Stored data.
# # # #

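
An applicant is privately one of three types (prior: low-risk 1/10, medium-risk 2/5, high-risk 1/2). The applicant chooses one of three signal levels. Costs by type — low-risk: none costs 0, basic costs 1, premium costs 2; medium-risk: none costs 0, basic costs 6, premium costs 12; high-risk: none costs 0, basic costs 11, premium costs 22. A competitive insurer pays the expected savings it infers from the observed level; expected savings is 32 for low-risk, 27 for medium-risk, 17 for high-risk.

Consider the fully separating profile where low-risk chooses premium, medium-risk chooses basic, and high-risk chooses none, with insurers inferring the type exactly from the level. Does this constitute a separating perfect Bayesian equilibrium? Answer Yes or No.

Separating rebates: premium → 32, basic → 27, none → 17.
low-risk (assigned premium): none: 17 − 0 = 17; basic: 27 − 1 = 26; premium: 32 − 2 = 30. low-risk stays.
medium-risk (assigned basic): none: 17 − 0 = 17; basic: 27 − 6 = 21; premium: 32 − 12 = 20. medium-risk stays.
high-risk (assigned none): none: 17 − 0 = 17; basic: 27 − 11 = 16; premium: 32 − 22 = 10. high-risk stays.
Every type prefers its assigned level; separation holds.

Yes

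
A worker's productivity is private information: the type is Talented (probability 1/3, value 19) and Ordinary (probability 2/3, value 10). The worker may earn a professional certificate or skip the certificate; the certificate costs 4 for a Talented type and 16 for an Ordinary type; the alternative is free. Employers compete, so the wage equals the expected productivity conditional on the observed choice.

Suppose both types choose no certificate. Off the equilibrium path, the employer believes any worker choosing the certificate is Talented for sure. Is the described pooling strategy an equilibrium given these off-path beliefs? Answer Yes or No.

On path, the employer holds the prior and pays 1/3·19 + 2/3·10 = 13. Off path (the certificate), believing Talented, it pays 19.
Talented: no certificate nets 13; the certificate nets 19 − 4 = 15. Talented would deviate.
Ordinary: no certificate nets 13; the certificate nets 19 − 16 = 3. Ordinary stays.
A type deviates, so pooling fails.

No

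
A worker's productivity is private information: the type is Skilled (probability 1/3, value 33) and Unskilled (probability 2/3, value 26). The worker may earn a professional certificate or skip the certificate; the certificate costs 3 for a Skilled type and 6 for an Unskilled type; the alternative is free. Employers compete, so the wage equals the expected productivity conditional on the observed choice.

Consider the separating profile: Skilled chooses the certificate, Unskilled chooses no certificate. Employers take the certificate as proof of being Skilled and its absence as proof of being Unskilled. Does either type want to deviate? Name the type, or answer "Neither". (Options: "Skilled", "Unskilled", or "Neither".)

The certificate pays 33; no certificate pays 26.
Skilled: assigned the certificate, nets 33 − 3 = 30; deviating to no certificate nets 26.
Unskilled: assigned no certificate, nets 26; deviating to the certificate nets 33 − 6 = 27.
The Unskilled type gains 1 by deviating.

Unskilled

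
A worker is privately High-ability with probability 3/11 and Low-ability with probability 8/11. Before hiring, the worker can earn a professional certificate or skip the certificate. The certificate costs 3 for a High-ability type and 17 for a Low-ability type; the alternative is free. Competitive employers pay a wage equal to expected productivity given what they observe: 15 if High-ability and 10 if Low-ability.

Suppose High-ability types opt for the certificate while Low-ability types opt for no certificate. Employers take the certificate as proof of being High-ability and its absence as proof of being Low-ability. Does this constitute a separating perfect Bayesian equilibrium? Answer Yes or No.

Under these beliefs, the certificate earns wage 15 and no certificate earns wage 10.
High-ability: the certificate nets 15 − 3 = 12; no certificate nets 10. High-ability prefers the certificate.
Low-ability: the certificate nets 15 − 17 = -2; no certificate nets 10. Low-ability prefers no certificate.
Neither type deviates, so the separating profile is an equilibrium.

Yes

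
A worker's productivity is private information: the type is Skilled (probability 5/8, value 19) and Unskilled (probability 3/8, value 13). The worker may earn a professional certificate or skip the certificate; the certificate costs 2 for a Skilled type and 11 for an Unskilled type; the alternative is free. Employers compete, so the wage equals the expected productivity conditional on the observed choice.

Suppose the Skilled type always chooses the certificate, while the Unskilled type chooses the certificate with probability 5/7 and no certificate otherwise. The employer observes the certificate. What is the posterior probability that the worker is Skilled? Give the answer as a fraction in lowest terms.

7/10

P(the certificate) = (5/8)·1 + (3/8)·(5/7) = 25/28.
By Bayes' rule, P(Skilled | the certificate) = (5/8) / (25/28) = 7/10.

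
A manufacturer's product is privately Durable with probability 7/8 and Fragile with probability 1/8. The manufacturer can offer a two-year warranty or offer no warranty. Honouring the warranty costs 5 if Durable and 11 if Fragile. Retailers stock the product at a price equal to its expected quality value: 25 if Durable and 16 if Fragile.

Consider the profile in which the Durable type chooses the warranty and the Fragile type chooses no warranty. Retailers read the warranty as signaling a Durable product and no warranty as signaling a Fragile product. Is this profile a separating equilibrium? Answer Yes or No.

Under these beliefs, the warranty earns price 25 and no warranty earns price 16.
Durable: the warranty nets 25 − 5 = 20; no warranty nets 16. Durable prefers the warranty.
Fragile: the warranty nets 25 − 11 = 14; no warranty nets 16. Fragile prefers no warranty.
Neither type deviates, so the separating profile is an equilibrium.

Yes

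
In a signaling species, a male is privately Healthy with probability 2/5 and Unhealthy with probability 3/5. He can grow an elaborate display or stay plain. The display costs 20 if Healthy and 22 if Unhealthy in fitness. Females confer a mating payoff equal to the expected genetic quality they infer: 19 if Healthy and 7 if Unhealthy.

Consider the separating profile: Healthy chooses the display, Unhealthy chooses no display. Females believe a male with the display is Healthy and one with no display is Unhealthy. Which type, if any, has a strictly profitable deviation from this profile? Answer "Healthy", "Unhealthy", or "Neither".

Healthy

The display pays 19; no display pays 7.
Healthy: assigned the display, nets 19 − 20 = -1; deviating to no display nets 7.
Unhealthy: assigned no display, nets 7; deviating to the display nets 19 − 22 = -3.
The Healthy type gains 8 by deviating.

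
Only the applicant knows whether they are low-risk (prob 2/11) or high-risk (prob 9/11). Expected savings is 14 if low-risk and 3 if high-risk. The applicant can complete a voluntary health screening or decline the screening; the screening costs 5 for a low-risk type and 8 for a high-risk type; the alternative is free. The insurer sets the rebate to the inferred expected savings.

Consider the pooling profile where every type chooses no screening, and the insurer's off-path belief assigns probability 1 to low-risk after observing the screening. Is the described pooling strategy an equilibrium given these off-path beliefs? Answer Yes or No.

No

On path, the insurer holds the prior and pays 2/11·14 + 9/11·3 = 5. Off path (the screening), believing low-risk, it pays 14.
low-risk: no screening nets 5; the screening nets 14 − 5 = 9. low-risk would deviate.
high-risk: no screening nets 5; the screening nets 14 − 8 = 6. high-risk would deviate.
A type deviates, so pooling fails.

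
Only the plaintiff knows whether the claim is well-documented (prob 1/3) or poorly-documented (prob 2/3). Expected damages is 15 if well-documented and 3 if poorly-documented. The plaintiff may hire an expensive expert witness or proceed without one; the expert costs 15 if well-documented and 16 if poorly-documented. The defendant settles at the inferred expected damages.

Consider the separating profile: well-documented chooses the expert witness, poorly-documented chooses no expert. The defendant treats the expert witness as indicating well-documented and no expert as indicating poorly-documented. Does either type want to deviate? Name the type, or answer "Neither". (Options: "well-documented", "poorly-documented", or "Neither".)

The expert witness pays 15; no expert pays 3.
well-documented: assigned the expert witness, nets 15 − 15 = 0; deviating to no expert nets 3.
poorly-documented: assigned no expert, nets 3; deviating to the expert witness nets 15 − 16 = -1.
The well-documented type gains 3 by deviating.

well-documented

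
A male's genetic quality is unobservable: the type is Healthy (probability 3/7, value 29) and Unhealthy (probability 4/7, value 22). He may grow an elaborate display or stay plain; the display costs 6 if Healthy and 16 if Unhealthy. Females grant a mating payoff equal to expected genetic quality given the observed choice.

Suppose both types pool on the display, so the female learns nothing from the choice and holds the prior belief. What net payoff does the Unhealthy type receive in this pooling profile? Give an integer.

Pooled mating payoff = 3/7·29 + 4/7·22 = 25.
Unhealthy pays cost 16 for the display, so net payoff = 25 − 16 = 9.

9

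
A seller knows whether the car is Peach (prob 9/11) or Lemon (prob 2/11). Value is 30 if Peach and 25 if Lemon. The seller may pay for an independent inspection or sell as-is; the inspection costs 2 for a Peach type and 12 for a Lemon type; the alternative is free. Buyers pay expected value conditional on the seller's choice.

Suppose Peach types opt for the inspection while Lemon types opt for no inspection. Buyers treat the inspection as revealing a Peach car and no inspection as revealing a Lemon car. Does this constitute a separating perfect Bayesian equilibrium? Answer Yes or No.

Under these beliefs, the inspection earns price 30 and no inspection earns price 25.
Peach: the inspection nets 30 − 2 = 28; no inspection nets 25. Peach prefers the inspection.
Lemon: the inspection nets 30 − 12 = 18; no inspection nets 25. Lemon prefers no inspection.
Neither type deviates, so the separating profile is an equilibrium.

Yes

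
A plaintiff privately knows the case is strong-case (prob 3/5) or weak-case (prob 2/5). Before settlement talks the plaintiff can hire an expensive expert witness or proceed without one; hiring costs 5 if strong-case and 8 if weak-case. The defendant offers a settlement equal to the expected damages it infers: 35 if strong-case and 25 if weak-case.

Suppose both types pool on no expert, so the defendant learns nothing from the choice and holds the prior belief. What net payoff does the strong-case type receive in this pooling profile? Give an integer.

Pooled settlement = 3/5·35 + 2/5·25 = 31.
strong-case pays no cost for no expert, so net payoff = 31.

31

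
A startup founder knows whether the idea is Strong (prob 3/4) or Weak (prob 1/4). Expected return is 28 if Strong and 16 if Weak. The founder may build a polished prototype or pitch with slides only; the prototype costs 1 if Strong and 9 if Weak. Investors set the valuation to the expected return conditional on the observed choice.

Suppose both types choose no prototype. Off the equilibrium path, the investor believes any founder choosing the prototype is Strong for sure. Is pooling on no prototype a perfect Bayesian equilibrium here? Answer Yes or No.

On path, the investor holds the prior and pays 3/4·28 + 1/4·16 = 25. Off path (the prototype), believing Strong, it pays 28.
Strong: no prototype nets 25; the prototype nets 28 − 1 = 27. Strong would deviate.
Weak: no prototype nets 25; the prototype nets 28 − 9 = 19. Weak stays.
A type deviates, so pooling fails.

No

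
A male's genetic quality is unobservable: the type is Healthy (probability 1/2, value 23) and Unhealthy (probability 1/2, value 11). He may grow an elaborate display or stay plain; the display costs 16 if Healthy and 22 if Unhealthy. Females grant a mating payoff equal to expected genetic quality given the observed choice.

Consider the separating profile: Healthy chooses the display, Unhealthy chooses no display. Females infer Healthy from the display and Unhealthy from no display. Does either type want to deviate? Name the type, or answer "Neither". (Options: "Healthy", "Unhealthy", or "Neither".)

The display pays 23; no display pays 11.
Healthy: assigned the display, nets 23 − 16 = 7; deviating to no display nets 11.
Unhealthy: assigned no display, nets 11; deviating to the display nets 23 − 22 = 1.
The Healthy type gains 4 by deviating.

Healthy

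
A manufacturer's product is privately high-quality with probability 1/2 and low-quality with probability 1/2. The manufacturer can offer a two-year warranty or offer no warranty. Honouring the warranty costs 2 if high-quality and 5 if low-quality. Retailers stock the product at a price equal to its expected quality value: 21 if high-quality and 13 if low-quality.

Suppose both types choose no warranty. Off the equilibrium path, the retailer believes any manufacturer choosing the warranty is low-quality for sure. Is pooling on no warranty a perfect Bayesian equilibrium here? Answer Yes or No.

On path, the retailer holds the prior and pays 1/2·21 + 1/2·13 = 17. Off path (the warranty), believing low-quality, it pays 13.
high-quality: no warranty nets 17; the warranty nets 13 − 2 = 11. high-quality stays.
low-quality: no warranty nets 17; the warranty nets 13 − 5 = 8. low-quality stays.
No type deviates, so pooling is sustained.

Yes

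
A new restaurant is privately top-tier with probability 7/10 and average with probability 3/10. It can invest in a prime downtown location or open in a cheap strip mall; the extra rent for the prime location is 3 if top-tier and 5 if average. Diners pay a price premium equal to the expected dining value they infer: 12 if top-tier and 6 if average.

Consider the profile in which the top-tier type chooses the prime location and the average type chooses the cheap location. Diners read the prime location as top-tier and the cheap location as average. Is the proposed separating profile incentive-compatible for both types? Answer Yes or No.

No

Under these beliefs, the prime location earns price premium 12 and the cheap location earns price premium 6.
top-tier: the prime location nets 12 − 3 = 9; the cheap location nets 6. top-tier prefers the prime location.
average: the prime location nets 12 − 5 = 7; the cheap location nets 6. average would deviate to the prime location.
average has a profitable deviation, so the profile is not an equilibrium.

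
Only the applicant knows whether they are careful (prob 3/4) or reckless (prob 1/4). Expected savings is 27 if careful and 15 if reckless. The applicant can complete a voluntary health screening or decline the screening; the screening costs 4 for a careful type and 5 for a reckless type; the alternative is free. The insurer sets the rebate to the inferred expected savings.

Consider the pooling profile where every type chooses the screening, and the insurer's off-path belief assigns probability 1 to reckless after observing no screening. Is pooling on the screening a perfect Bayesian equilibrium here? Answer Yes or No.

On path, the insurer holds the prior and pays 3/4·27 + 1/4·15 = 24. Off path (no screening), believing reckless, it pays 15.
careful: the screening nets 24 − 4 = 20; no screening nets 15. careful stays.
reckless: the screening nets 24 − 5 = 19; no screening nets 15. reckless stays.
No type deviates, so pooling is sustained.

Yes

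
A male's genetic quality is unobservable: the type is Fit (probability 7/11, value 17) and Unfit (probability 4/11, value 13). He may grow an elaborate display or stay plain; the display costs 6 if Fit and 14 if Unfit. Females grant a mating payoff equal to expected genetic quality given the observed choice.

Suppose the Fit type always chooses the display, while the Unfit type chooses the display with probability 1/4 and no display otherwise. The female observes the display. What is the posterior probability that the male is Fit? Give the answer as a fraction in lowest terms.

7/8

P(the display) = (7/11)·1 + (4/11)·(1/4) = 8/11.
By Bayes' rule, P(Fit | the display) = (7/11) / (8/11) = 7/8.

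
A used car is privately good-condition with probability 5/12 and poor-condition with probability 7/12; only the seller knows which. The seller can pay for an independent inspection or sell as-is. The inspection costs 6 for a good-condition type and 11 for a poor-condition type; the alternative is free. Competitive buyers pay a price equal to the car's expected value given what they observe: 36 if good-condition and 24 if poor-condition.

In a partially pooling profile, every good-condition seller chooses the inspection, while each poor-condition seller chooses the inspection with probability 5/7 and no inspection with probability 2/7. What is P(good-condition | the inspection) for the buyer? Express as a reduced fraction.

1/2

P(the inspection) = (5/12)·1 + (7/12)·(5/7) = 5/6.
By Bayes' rule, P(good-condition | the inspection) = (5/12) / (5/6) = 1/2.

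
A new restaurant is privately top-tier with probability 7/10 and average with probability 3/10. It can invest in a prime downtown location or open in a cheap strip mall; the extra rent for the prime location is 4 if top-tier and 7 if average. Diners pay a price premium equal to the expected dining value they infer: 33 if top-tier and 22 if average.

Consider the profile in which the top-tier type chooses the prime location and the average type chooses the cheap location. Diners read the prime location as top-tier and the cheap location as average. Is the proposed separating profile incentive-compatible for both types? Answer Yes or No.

No

Under these beliefs, the prime location earns price premium 33 and the cheap location earns price premium 22.
top-tier: the prime location nets 33 − 4 = 29; the cheap location nets 22. top-tier prefers the prime location.
average: the prime location nets 33 − 7 = 26; the cheap location nets 22. average would deviate to the prime location.
average has a profitable deviation, so the profile is not an equilibrium.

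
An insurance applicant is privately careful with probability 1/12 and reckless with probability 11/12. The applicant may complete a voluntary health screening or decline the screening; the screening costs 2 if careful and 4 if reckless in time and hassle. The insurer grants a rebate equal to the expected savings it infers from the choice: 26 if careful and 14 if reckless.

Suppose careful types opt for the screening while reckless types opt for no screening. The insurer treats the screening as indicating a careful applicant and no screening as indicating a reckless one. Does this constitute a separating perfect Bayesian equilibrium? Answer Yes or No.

No

Under these beliefs, the screening earns rebate 26 and no screening earns rebate 14.
careful: the screening nets 26 − 2 = 24; no screening nets 14. careful prefers the screening.
reckless: the screening nets 26 − 4 = 22; no screening nets 14. reckless would deviate to the screening.
reckless has a profitable deviation, so the profile is not an equilibrium.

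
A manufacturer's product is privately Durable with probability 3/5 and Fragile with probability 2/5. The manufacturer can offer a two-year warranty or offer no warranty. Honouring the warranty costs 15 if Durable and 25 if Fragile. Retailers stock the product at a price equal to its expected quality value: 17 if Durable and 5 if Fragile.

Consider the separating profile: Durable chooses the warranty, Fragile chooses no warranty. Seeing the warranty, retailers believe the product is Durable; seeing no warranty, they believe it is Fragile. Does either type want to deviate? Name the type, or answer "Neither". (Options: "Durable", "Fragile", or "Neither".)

The warranty pays 17; no warranty pays 5.
Durable: assigned the warranty, nets 17 − 15 = 2; deviating to no warranty nets 5.
Fragile: assigned no warranty, nets 5; deviating to the warranty nets 17 − 25 = -8.
The Durable type gains 3 by deviating.

Durable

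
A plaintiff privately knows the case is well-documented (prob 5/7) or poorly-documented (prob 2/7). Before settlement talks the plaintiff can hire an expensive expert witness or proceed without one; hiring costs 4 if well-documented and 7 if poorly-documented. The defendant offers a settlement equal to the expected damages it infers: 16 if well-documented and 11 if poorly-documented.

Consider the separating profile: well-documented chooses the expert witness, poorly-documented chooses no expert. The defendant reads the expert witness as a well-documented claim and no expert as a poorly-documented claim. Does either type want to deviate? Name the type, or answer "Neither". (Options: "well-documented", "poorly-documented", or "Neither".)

Neither

The expert witness pays 16; no expert pays 11.
well-documented: assigned the expert witness, nets 16 − 4 = 12; deviating to no expert nets 11.
poorly-documented: assigned no expert, nets 11; deviating to the expert witness nets 16 − 7 = 9.
Both types strictly prefer their assigned action; no profitable deviation.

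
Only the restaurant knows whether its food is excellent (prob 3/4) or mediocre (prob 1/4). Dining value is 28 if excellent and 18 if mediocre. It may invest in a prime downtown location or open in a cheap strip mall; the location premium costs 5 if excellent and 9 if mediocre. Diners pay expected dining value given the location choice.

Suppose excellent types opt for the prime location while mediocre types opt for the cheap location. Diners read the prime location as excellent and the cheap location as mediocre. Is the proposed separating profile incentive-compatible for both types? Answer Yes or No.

No

Under these beliefs, the prime location earns price premium 28 and the cheap location earns price premium 18.
excellent: the prime location nets 28 − 5 = 23; the cheap location nets 18. excellent prefers the prime location.
mediocre: the prime location nets 28 − 9 = 19; the cheap location nets 18. mediocre would deviate to the prime location.
mediocre has a profitable deviation, so the profile is not an equilibrium.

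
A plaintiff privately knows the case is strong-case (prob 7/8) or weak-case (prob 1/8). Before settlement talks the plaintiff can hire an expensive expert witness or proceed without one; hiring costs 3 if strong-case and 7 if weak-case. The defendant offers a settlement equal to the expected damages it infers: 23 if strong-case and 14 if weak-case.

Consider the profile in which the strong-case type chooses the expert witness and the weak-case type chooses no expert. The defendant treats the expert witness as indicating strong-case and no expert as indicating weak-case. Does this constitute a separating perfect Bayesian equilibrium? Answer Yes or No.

No

Under these beliefs, the expert witness earns settlement 23 and no expert earns settlement 14.
strong-case: the expert witness nets 23 − 3 = 20; no expert nets 14. strong-case prefers the expert witness.
weak-case: the expert witness nets 23 − 7 = 16; no expert nets 14. weak-case would deviate to the expert witness.
weak-case has a profitable deviation, so the profile is not an equilibrium.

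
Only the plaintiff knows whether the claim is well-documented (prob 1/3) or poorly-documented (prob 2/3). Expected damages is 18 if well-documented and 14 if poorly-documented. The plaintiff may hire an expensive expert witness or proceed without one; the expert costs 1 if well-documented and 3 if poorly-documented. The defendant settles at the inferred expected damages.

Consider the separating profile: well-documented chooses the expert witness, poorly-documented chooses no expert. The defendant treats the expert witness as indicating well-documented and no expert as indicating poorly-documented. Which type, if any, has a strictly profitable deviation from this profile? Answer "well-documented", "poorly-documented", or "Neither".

poorly-documented

The expert witness pays 18; no expert pays 14.
well-documented: assigned the expert witness, nets 18 − 1 = 17; deviating to no expert nets 14.
poorly-documented: assigned no expert, nets 14; deviating to the expert witness nets 18 − 3 = 15.
The poorly-documented type gains 1 by deviating.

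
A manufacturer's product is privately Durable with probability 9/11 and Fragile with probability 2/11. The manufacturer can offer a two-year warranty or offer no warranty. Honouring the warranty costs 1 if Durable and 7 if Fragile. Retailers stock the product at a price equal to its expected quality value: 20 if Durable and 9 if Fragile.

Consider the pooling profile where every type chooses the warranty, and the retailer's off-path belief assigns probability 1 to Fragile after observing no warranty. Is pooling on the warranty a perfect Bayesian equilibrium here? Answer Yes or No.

On path, the retailer holds the prior and pays 9/11·20 + 2/11·9 = 18. Off path (no warranty), believing Fragile, it pays 9.
Durable: the warranty nets 18 − 1 = 17; no warranty nets 9. Durable stays.
Fragile: the warranty nets 18 − 7 = 11; no warranty nets 9. Fragile stays.
No type deviates, so pooling is sustained.

Yes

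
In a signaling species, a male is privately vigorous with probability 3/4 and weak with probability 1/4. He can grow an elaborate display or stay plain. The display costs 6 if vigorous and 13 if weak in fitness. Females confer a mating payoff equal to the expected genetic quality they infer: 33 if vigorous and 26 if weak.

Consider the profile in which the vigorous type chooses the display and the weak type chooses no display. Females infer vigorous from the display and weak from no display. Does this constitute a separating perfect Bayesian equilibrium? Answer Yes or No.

Yes

Under these beliefs, the display earns mating payoff 33 and no display earns mating payoff 26.
vigorous: the display nets 33 − 6 = 27; no display nets 26. vigorous prefers the display.
weak: the display nets 33 − 13 = 20; no display nets 26. weak prefers no display.
Neither type deviates, so the separating profile is an equilibrium.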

# # # #

Filter the records for lines holding the string "confer". Copy each one.

Reply to the exercise.
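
In a signaling species, a male is privately Healthy with probability 2/5 and Unhealthy with probability 3/5. He can grow an elaborate display or stay plain. The display costs 20 if Healthy and 22 if Unhealthy in fitness. Females confer a mating payoff equal to the expected genetic quality they infer: 19 if Healthy and 7 if Unhealthy.
In a signaling species, a male is privately vigorous with probability 3/4 and weak with probability 1/4. He can grow an elaborate display or stay plain. The display costs 6 if vigorous and 13 if weak in fitness. Females confer a mating payoff equal to the expected genetic quality they infer: 33 if vigorous and 26 if weak.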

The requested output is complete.